* [YOUR ASSIGNMENT]:
Begin at the top of the following data. Copy each line exactly until you have copied the line containing "Answer: -45165/118 ≈ -382.75".

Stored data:
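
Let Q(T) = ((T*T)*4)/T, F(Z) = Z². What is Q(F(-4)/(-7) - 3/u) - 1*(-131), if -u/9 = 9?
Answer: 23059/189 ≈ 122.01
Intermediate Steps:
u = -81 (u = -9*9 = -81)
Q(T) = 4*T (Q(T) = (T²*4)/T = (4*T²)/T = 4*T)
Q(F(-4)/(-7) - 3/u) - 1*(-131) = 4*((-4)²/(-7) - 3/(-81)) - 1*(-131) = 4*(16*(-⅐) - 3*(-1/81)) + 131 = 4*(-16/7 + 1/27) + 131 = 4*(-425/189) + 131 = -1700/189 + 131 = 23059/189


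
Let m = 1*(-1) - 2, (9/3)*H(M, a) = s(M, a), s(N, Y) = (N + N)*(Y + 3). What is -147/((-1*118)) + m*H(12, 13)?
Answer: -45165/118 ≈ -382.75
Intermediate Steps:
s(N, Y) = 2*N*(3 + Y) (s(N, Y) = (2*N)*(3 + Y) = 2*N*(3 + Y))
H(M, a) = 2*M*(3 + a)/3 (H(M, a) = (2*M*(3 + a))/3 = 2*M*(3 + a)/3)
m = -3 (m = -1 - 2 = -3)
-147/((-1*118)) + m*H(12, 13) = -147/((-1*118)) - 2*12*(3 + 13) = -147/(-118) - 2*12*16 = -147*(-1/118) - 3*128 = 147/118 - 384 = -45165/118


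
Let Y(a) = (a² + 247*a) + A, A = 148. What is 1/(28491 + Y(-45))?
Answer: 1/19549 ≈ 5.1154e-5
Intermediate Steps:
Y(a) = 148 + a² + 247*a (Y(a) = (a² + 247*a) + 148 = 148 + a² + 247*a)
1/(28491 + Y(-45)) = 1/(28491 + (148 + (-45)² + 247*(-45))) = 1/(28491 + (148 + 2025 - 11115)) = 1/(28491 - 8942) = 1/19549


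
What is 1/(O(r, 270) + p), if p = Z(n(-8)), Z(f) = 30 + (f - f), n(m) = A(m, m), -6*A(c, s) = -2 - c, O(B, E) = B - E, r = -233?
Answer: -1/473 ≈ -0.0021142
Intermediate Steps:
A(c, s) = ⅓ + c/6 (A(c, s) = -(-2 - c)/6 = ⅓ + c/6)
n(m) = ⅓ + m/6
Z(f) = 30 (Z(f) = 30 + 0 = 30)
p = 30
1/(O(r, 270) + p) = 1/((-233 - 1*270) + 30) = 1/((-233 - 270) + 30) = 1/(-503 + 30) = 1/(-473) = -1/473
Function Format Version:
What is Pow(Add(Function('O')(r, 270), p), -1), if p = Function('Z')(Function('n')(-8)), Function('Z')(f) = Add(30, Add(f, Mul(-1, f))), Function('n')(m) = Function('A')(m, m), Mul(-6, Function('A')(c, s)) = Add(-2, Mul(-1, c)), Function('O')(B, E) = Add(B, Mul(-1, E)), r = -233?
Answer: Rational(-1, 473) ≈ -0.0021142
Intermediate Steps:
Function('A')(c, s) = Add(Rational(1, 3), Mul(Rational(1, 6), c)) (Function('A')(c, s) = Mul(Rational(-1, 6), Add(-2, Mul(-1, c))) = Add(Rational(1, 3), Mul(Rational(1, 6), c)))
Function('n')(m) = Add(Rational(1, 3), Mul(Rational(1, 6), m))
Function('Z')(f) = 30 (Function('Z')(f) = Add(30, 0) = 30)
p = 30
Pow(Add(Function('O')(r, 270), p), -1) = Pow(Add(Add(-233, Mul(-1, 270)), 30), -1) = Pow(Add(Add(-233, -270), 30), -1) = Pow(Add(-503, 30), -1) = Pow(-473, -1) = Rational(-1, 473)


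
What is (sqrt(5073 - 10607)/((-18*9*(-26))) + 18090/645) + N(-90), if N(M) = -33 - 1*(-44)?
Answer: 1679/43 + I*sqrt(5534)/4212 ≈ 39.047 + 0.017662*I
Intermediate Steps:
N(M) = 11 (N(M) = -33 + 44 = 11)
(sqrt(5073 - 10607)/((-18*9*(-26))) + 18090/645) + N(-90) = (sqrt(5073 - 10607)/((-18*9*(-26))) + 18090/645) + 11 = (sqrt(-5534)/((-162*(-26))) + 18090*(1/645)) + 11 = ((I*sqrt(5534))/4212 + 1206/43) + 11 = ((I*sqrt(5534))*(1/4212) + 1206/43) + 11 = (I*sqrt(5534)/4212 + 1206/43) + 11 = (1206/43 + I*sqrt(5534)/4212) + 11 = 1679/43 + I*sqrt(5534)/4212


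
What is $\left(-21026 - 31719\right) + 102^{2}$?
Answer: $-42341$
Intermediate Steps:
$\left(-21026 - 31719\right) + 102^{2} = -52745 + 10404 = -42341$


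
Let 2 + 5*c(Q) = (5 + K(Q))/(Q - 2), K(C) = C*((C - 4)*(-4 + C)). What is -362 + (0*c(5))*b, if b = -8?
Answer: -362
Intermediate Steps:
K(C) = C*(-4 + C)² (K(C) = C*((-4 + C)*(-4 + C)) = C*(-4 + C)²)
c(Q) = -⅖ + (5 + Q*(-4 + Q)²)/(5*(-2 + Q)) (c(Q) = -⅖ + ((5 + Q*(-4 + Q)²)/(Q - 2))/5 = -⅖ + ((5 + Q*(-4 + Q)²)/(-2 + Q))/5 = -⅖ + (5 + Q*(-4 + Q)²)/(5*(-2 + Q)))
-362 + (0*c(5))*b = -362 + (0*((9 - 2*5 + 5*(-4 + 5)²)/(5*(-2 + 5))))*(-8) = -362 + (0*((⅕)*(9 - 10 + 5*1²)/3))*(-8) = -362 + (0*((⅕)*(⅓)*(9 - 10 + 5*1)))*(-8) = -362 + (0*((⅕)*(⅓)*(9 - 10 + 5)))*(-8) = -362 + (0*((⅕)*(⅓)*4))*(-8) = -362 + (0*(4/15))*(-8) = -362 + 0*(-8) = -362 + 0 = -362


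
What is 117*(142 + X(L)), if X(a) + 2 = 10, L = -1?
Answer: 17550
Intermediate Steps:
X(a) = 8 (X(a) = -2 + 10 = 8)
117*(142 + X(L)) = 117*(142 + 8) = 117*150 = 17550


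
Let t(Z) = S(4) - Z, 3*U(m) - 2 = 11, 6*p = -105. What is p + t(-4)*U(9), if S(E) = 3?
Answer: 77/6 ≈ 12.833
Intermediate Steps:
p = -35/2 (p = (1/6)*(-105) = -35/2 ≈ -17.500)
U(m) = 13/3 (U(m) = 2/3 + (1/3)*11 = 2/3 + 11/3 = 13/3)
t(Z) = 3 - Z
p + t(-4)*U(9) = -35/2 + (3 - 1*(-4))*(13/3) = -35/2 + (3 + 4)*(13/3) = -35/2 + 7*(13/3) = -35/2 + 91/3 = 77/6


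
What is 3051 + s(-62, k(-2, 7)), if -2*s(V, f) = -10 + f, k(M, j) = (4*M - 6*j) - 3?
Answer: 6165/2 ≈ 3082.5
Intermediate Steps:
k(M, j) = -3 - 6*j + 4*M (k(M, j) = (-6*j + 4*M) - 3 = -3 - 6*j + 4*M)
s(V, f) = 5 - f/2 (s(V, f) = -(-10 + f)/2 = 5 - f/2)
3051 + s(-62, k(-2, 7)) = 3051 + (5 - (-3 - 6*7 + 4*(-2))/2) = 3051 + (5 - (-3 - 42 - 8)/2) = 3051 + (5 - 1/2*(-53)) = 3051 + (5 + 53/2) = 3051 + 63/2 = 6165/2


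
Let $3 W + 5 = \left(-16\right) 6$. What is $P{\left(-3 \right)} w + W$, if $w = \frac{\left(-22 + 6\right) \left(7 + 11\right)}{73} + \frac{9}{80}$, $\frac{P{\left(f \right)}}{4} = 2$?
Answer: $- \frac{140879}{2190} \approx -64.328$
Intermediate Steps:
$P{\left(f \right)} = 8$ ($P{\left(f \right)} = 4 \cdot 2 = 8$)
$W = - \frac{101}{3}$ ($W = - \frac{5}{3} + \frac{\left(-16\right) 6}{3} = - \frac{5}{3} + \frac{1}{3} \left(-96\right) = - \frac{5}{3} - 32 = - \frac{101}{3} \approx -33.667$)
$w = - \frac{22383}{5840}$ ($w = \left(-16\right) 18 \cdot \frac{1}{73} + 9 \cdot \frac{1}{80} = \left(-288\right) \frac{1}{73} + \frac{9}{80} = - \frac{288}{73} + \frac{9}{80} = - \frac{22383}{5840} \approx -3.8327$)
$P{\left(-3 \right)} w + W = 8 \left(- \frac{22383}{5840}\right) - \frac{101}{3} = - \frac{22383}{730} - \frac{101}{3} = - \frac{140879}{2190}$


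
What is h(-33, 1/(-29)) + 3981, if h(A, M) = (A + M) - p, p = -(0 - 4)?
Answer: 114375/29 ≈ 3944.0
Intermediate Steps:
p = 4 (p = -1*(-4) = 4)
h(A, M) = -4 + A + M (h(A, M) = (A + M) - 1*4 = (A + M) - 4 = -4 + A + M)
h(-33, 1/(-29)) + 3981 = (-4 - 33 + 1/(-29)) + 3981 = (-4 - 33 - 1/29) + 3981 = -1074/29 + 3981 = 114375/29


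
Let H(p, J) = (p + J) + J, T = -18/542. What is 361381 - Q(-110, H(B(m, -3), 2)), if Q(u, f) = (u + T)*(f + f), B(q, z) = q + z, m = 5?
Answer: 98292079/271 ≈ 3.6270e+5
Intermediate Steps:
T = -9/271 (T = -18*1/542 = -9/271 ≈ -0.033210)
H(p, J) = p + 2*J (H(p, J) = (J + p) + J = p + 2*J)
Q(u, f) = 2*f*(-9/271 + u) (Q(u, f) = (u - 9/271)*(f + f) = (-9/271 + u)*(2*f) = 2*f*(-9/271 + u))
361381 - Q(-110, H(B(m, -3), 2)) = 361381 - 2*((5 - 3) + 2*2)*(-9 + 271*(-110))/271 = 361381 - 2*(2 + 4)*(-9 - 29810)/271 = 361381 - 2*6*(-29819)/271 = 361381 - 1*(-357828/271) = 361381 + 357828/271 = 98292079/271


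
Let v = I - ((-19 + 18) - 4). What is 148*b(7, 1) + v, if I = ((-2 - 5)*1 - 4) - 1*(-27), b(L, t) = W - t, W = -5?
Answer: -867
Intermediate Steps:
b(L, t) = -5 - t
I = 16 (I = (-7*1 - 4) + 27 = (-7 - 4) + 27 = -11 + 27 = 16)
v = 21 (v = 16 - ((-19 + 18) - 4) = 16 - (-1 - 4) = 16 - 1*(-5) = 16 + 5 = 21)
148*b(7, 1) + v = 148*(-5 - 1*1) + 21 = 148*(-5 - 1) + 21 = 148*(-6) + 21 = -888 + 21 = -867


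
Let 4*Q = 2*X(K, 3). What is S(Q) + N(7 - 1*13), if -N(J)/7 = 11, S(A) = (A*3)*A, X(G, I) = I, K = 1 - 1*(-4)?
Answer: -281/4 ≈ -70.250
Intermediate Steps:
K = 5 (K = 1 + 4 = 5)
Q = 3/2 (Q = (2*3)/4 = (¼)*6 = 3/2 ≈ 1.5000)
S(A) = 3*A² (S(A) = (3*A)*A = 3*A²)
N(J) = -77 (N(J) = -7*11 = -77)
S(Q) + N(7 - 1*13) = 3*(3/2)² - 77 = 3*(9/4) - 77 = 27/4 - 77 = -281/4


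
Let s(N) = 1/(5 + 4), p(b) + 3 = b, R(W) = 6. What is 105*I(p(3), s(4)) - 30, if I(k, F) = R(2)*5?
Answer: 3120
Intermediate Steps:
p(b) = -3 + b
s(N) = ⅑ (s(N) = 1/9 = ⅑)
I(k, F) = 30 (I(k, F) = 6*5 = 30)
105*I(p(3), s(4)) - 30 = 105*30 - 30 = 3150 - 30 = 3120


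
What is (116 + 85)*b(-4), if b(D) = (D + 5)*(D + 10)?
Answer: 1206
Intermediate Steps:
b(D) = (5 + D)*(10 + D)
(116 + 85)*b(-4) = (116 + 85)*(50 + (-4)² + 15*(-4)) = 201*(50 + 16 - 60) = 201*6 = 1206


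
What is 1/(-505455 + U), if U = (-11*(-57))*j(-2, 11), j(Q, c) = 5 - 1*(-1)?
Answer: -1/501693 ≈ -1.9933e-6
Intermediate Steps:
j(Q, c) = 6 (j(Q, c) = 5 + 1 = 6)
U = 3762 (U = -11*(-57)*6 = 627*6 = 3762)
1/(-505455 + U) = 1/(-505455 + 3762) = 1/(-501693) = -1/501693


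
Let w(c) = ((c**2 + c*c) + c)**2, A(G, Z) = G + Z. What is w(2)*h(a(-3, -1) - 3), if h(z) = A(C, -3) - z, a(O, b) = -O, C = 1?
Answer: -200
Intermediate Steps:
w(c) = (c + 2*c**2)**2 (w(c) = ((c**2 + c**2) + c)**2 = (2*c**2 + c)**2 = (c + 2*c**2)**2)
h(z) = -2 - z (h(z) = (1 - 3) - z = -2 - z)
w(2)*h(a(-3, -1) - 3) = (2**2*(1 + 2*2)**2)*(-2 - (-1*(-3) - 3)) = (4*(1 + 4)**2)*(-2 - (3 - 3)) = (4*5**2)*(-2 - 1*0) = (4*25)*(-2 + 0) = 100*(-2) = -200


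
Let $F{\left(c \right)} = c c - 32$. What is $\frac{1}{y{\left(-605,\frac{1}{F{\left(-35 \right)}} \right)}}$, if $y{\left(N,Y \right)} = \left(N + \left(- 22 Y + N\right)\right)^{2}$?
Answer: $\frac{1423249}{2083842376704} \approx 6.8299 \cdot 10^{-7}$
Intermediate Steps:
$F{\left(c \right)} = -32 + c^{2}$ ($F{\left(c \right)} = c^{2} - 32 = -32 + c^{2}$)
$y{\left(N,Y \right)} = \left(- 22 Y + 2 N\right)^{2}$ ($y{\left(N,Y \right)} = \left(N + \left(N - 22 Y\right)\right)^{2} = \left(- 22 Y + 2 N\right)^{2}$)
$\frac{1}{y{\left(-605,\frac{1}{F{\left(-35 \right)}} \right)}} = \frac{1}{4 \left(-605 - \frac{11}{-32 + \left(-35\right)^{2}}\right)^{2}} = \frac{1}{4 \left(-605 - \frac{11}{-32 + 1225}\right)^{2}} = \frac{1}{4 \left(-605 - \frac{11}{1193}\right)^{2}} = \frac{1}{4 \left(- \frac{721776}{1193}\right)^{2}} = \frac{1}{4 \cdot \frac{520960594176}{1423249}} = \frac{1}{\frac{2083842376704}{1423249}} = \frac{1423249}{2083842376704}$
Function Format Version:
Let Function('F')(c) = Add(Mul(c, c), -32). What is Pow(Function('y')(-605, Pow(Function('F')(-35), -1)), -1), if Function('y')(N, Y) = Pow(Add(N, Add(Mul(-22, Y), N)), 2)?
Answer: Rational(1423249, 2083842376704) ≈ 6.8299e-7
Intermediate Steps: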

* [SOLVED EXERCISE]:
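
Let Q(T) = ((T*T)*4)/T, F(Z) = Z². What is Q(F(-4)/(-7) - 3/u) - 1*(-131), if -u/9 = 9?
Answer: 23059/189 ≈ 122.01
Intermediate Steps:
u = -81 (u = -9*9 = -81)
Q(T) = 4*T (Q(T) = (T²*4)/T = (4*T²)/T = 4*T)
Q(F(-4)/(-7) - 3/u) - 1*(-131) = 4*((-4)²/(-7) - 3/(-81)) - 1*(-131) = 4*(16*(-⅐) - 3*(-1/81)) + 131 = 4*(-16/7 + 1/27) + 131 = 4*(-425/189) + 131 = -1700/189 + 131 = 23059/189


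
Let m = 1*(-1) - 2, (9/3)*H(M, a) = s(M, a), s(N, Y) = (N + N)*(Y + 3). What is -147/((-1*118)) + m*H(12, 13)?
Answer: -45165/118 ≈ -382.75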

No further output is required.